[Stored data]

|---|

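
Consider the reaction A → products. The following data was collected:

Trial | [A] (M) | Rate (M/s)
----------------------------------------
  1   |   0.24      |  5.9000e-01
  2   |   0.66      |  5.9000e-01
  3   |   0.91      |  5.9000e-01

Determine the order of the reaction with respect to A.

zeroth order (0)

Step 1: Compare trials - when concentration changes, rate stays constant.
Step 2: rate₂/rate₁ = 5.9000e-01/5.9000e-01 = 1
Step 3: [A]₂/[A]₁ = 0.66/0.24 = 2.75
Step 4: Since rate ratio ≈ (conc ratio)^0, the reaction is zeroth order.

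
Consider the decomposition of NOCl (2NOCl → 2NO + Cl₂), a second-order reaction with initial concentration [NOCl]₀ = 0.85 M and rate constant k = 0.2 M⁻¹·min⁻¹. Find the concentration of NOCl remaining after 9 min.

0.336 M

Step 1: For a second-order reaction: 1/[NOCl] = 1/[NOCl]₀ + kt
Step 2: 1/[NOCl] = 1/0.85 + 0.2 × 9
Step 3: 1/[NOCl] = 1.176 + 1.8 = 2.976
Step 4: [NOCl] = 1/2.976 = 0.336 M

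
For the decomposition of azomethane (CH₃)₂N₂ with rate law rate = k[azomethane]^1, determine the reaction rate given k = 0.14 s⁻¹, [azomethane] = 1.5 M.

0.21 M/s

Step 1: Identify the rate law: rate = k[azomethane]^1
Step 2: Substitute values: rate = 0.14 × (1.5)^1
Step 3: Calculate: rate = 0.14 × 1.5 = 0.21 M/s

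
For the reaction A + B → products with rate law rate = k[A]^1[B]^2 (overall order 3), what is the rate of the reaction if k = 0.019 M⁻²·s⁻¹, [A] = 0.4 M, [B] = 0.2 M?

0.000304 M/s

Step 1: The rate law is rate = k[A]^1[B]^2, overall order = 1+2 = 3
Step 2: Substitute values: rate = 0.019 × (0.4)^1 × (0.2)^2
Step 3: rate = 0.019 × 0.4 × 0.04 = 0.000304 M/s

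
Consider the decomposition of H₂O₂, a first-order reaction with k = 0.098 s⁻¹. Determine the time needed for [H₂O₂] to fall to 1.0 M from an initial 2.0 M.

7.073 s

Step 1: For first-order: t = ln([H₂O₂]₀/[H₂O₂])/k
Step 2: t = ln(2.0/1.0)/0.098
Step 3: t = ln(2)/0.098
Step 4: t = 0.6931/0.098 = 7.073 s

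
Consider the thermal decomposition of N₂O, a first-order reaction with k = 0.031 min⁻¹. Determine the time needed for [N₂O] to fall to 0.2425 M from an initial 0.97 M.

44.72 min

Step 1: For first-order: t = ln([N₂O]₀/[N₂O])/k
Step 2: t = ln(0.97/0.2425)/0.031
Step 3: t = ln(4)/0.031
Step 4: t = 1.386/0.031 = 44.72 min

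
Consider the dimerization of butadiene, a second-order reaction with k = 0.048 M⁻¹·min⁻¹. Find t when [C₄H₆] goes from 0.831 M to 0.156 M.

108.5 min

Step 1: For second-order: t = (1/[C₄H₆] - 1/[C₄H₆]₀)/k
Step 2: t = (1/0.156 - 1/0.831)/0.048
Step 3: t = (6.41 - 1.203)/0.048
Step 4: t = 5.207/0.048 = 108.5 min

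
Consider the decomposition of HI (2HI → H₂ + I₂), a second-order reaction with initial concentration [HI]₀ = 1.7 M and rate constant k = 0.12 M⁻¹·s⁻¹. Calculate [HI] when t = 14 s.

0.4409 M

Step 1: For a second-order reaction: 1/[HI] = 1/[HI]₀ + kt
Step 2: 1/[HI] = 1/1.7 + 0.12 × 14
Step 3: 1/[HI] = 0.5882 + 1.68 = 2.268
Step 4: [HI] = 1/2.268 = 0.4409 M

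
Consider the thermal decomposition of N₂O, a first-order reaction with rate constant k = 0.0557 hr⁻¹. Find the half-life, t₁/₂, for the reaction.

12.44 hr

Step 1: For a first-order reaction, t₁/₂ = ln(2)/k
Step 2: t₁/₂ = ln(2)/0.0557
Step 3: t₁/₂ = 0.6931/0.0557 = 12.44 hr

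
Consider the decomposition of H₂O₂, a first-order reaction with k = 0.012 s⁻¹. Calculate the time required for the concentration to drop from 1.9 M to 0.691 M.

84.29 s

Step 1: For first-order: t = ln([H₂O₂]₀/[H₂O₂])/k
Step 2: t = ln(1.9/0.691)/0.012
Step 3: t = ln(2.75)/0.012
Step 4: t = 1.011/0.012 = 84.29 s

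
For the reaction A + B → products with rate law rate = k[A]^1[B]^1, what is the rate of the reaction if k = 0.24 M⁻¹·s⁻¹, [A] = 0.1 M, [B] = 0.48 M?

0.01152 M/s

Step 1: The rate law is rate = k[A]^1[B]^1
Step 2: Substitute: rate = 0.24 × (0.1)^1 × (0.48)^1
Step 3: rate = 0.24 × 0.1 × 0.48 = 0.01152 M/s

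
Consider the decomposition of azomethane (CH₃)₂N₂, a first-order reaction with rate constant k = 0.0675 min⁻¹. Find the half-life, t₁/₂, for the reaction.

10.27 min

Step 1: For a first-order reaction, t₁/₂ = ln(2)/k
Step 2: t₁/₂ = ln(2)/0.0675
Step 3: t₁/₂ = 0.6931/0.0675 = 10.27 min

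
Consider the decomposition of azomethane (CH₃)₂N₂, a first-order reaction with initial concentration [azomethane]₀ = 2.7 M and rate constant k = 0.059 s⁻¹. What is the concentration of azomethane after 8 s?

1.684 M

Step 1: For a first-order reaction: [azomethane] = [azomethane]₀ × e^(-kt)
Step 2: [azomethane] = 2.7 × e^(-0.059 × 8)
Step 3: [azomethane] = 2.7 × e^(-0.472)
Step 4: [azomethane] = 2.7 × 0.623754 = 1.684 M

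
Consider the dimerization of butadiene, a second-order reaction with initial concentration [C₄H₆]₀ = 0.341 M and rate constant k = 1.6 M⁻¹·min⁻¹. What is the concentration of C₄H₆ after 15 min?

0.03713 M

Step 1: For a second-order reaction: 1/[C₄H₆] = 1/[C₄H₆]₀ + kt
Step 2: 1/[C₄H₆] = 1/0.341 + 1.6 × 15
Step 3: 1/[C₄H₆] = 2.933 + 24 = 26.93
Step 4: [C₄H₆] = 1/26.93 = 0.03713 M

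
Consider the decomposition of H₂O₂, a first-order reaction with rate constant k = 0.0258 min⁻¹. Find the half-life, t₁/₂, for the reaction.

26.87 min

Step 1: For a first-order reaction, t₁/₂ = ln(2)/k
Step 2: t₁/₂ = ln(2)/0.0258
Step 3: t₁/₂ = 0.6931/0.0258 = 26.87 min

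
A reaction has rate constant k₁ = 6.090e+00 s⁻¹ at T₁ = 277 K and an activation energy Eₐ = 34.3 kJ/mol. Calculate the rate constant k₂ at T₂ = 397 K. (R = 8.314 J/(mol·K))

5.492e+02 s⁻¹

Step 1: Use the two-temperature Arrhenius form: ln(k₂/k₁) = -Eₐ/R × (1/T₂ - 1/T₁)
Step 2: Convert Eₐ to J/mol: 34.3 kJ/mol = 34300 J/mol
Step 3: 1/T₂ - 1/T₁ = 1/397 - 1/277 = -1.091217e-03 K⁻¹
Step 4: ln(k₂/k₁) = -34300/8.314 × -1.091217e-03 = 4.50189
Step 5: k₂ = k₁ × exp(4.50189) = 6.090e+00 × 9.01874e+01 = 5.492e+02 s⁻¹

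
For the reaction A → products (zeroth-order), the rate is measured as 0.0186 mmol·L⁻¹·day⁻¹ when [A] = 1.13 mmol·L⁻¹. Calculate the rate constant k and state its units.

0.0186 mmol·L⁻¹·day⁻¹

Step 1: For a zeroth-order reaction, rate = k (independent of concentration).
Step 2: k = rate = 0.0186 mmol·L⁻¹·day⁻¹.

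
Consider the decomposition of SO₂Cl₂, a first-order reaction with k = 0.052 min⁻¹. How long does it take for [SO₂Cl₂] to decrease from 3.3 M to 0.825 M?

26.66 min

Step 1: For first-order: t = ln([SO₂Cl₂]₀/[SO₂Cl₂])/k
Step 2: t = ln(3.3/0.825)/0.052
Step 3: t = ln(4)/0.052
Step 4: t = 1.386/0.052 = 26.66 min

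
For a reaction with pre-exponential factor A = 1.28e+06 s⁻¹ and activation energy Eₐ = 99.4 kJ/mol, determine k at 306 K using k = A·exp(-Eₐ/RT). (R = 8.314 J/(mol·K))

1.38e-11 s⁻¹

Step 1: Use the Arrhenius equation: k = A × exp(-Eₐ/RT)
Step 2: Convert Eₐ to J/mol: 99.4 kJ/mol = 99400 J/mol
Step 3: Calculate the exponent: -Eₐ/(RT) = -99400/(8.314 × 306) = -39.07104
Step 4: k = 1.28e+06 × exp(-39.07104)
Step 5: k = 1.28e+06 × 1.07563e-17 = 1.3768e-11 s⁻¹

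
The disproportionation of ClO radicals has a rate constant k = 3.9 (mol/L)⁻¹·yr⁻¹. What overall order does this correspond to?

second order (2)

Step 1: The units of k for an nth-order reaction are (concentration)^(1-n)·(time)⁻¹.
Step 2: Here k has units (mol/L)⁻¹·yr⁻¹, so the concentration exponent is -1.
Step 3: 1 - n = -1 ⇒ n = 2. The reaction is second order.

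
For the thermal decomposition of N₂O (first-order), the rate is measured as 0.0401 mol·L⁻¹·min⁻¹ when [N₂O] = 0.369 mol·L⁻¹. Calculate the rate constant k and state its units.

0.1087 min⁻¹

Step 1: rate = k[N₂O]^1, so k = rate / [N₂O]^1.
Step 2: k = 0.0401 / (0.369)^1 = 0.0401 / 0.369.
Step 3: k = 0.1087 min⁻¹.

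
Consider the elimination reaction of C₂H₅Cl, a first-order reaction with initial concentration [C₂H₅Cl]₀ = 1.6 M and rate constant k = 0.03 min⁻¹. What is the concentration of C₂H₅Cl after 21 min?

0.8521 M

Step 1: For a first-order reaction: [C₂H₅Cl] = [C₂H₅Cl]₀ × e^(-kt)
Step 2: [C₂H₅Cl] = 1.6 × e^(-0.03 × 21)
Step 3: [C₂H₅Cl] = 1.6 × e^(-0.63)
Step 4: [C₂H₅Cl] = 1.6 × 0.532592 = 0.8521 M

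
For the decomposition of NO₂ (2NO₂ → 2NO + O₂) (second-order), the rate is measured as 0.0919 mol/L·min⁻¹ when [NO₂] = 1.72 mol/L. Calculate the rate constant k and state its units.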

|---|

**YOUR TASK**: Print every line from the one that contains "For the thermal" to the end of the records, exactly as written, and nothing more.

**RESPONSE**:
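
For the thermal decomposition of N₂O (first-order), the rate is measured as 0.0401 mol·L⁻¹·min⁻¹ when [N₂O] = 0.369 mol·L⁻¹. Calculate the rate constant k and state its units.

0.1087 min⁻¹

Step 1: rate = k[N₂O]^1, so k = rate / [N₂O]^1.
Step 2: k = 0.0401 / (0.369)^1 = 0.0401 / 0.369.
Step 3: k = 0.1087 min⁻¹.

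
Consider the elimination reaction of C₂H₅Cl, a first-order reaction with initial concentration [C₂H₅Cl]₀ = 1.6 M and rate constant k = 0.03 min⁻¹. What is the concentration of C₂H₅Cl after 21 min?

0.8521 M

Step 1: For a first-order reaction: [C₂H₅Cl] = [C₂H₅Cl]₀ × e^(-kt)
Step 2: [C₂H₅Cl] = 1.6 × e^(-0.03 × 21)
Step 3: [C₂H₅Cl] = 1.6 × e^(-0.63)
Step 4: [C₂H₅Cl] = 1.6 × 0.532592 = 0.8521 M

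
For the decomposition of NO₂ (2NO₂ → 2NO + O₂) (second-order), the rate is measured as 0.0919 mol/L·min⁻¹ when [NO₂] = 1.72 mol/L. Calculate the rate constant k and state its units.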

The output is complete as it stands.